> **Data provided**:
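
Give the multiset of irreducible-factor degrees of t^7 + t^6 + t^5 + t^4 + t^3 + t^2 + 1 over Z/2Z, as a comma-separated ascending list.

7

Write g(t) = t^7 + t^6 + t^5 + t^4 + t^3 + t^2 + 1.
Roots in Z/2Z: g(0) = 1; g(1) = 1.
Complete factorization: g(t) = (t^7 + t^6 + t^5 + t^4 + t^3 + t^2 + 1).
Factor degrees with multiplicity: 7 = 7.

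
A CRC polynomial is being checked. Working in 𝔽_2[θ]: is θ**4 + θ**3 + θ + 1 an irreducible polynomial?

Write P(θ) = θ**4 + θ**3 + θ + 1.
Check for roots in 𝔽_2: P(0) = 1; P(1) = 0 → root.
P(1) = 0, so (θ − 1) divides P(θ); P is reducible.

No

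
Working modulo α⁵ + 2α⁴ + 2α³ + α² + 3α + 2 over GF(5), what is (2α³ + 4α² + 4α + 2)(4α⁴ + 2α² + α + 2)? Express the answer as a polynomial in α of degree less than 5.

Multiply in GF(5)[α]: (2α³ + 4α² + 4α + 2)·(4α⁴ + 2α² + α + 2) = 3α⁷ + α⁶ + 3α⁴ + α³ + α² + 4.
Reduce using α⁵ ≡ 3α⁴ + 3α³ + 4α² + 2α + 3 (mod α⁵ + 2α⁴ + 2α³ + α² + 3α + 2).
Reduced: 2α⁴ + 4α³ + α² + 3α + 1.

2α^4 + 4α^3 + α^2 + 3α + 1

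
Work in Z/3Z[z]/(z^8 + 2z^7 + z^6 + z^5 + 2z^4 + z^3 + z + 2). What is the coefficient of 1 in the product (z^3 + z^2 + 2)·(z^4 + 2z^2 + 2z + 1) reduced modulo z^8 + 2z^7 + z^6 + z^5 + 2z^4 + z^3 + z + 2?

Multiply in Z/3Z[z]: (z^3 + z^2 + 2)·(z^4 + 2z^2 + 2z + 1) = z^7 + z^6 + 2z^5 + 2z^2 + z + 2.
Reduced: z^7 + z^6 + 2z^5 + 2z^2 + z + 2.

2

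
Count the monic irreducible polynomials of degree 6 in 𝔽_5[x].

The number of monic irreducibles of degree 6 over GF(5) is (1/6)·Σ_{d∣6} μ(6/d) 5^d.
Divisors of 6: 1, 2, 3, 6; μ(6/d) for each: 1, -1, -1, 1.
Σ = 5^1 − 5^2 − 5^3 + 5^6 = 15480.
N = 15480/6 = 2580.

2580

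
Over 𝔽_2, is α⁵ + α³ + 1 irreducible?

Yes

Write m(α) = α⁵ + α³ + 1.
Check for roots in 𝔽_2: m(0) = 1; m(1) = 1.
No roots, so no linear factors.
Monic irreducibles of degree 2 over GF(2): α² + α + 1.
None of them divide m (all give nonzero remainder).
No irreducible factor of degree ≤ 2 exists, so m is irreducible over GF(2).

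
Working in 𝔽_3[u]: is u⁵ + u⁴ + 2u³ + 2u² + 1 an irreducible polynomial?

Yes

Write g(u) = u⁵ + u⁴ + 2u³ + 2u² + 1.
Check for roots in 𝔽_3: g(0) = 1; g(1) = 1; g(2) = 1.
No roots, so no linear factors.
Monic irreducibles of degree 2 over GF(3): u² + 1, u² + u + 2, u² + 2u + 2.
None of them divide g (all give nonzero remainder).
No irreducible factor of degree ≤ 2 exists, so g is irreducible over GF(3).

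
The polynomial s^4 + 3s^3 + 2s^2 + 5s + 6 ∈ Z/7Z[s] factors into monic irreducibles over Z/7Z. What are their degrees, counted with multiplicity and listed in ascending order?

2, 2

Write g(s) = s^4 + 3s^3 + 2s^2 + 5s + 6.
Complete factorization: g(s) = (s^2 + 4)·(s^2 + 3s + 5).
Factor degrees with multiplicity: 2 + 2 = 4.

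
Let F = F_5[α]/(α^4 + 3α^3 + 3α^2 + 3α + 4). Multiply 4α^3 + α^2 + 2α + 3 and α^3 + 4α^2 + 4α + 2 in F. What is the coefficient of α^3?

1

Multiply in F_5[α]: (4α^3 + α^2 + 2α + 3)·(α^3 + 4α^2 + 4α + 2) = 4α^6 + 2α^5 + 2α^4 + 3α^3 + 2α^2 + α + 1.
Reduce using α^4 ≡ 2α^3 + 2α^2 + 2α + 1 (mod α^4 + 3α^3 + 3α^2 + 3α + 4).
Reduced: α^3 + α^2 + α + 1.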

> **Your assignment**:
Starting from the line containing "Working in 𝔽_3[u]: is", repeat each line through the end of the entries, exactly.

> **Solved exercise**:
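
Working in 𝔽_3[u]: is u⁵ + u⁴ + 2u³ + 2u² + 1 an irreducible polynomial?

Yes

Write g(u) = u⁵ + u⁴ + 2u³ + 2u² + 1.
Check for roots in 𝔽_3: g(0) = 1; g(1) = 1; g(2) = 1.
No roots, so no linear factors.
Monic irreducibles of degree 2 over GF(3): u² + 1, u² + u + 2, u² + 2u + 2.
None of them divide g (all give nonzero remainder).
No irreducible factor of degree ≤ 2 exists, so g is irreducible over GF(3).

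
The polynomial s^4 + 3s^3 + 2s^2 + 5s + 6 ∈ Z/7Z[s] factors into monic irreducibles over Z/7Z. What are their degrees, counted with multiplicity and listed in ascending order?

2, 2

Write g(s) = s^4 + 3s^3 + 2s^2 + 5s + 6.
Complete factorization: g(s) = (s^2 + 4)·(s^2 + 3s + 5).
Factor degrees with multiplicity: 2 + 2 = 4.

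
Let F = F_5[α]/(α^4 + 3α^3 + 3α^2 + 3α + 4). Multiply 4α^3 + α^2 + 2α + 3 and α^3 + 4α^2 + 4α + 2 in F. What is the coefficient of α^3?

1

Multiply in F_5[α]: (4α^3 + α^2 + 2α + 3)·(α^3 + 4α^2 + 4α + 2) = 4α^6 + 2α^5 + 2α^4 + 3α^3 + 2α^2 + α + 1.
Reduce using α^4 ≡ 2α^3 + 2α^2 + 2α + 1 (mod α^4 + 3α^3 + 3α^2 + 3α + 4).
Reduced: α^3 + α^2 + α + 1.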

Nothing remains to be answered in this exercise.